(Records contained in a dataset)
>>>

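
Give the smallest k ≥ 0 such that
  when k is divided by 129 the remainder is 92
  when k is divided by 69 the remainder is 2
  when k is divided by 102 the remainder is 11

gcd(129, 69) = 3 and 3 | (2 − 92), so the pair is consistent; merging gives k ≡ 1382 (mod 2967), where 2967 = lcm(129, 69).
gcd(2967, 102) = 3 and 3 | (11 − 1382), so the pair is consistent; merging gives k ≡ 87425 (mod 100878), where 100878 = lcm(2967, 102).
The solution is unique modulo lcm(129, 69, 102) = 100878.

87425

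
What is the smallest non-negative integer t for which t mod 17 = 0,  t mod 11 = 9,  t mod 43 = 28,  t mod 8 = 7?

From t ≡ 0 (mod 17) write t = 0 + 17s. Substituting into t ≡ 9 (mod 11) gives 17s ≡ 9 (mod 11), and since 6⁻¹ ≡ 2 (mod 11), s ≡ 7. Hence t ≡ 0 + 17·7 = 119 (mod 187).
From t ≡ 119 (mod 187) write t = 119 + 187s. Substituting into t ≡ 28 (mod 43) gives 187s ≡ 38 (mod 43), and since 15⁻¹ ≡ 23 (mod 43), s ≡ 14. Hence t ≡ 119 + 187·14 = 2737 (mod 8041).
From t ≡ 2737 (mod 8041) write t = 2737 + 8041s. Substituting into t ≡ 7 (mod 8) gives 8041s ≡ 6 (mod 8), and since 1⁻¹ ≡ 1 (mod 8), s ≡ 6. Hence t ≡ 2737 + 8041·6 = 50983 (mod 64328).

50983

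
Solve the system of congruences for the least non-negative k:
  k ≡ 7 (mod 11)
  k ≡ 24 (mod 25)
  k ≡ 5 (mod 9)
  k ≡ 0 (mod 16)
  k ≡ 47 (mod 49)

The moduli are pairwise coprime; N = 11·25·9·16·49 = 1940400.
N/11 = 176400; 176400 ≡ 4 (mod 11); 4·3 ≡ 1, so inverse 3.
N/25 = 77616; 77616 ≡ 16 (mod 25); 16·11 ≡ 1, so inverse 11.
N/9 = 215600; 215600 ≡ 5 (mod 9); 5·2 ≡ 1, so inverse 2.
N/16 = 121275; 121275 ≡ 11 (mod 16); 11·3 ≡ 1, so inverse 3.
N/49 = 39600; 39600 ≡ 8 (mod 49); 8·43 ≡ 1, so inverse 43.
k ≡ 7·176400·3 + 24·77616·11 + 5·215600·2 + 0·121275·3 + 47·39600·43 = 106382624.
106382624 mod 1940400 = 1601024.

1601024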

<<<

> _PROBLEM TO WORK ON_
Please retype, with no changes, the lines that run from the first line of the entries to the line with "k ≡ 5 (mod 9)", both ends included.

> _TASK RESULT_
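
Give the smallest k ≥ 0 such that
  when k is divided by 129 the remainder is 92
  when k is divided by 69 the remainder is 2
  when k is divided by 102 the remainder is 11

gcd(129, 69) = 3 and 3 | (2 − 92), so the pair is consistent; merging gives k ≡ 1382 (mod 2967), where 2967 = lcm(129, 69).
gcd(2967, 102) = 3 and 3 | (11 − 1382), so the pair is consistent; merging gives k ≡ 87425 (mod 100878), where 100878 = lcm(2967, 102).
The solution is unique modulo lcm(129, 69, 102) = 100878.

87425

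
What is the smallest non-negative integer t for which t mod 17 = 0,  t mod 11 = 9,  t mod 43 = 28,  t mod 8 = 7?

From t ≡ 0 (mod 17) write t = 0 + 17s. Substituting into t ≡ 9 (mod 11) gives 17s ≡ 9 (mod 11), and since 6⁻¹ ≡ 2 (mod 11), s ≡ 7. Hence t ≡ 0 + 17·7 = 119 (mod 187).
From t ≡ 119 (mod 187) write t = 119 + 187s. Substituting into t ≡ 28 (mod 43) gives 187s ≡ 38 (mod 43), and since 15⁻¹ ≡ 23 (mod 43), s ≡ 14. Hence t ≡ 119 + 187·14 = 2737 (mod 8041).
From t ≡ 2737 (mod 8041) write t = 2737 + 8041s. Substituting into t ≡ 7 (mod 8) gives 8041s ≡ 6 (mod 8), and since 1⁻¹ ≡ 1 (mod 8), s ≡ 6. Hence t ≡ 2737 + 8041·6 = 50983 (mod 64328).

50983

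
Solve the system of congruences for the least non-negative k:
  k ≡ 7 (mod 11)
  k ≡ 24 (mod 25)
  k ≡ 5 (mod 9)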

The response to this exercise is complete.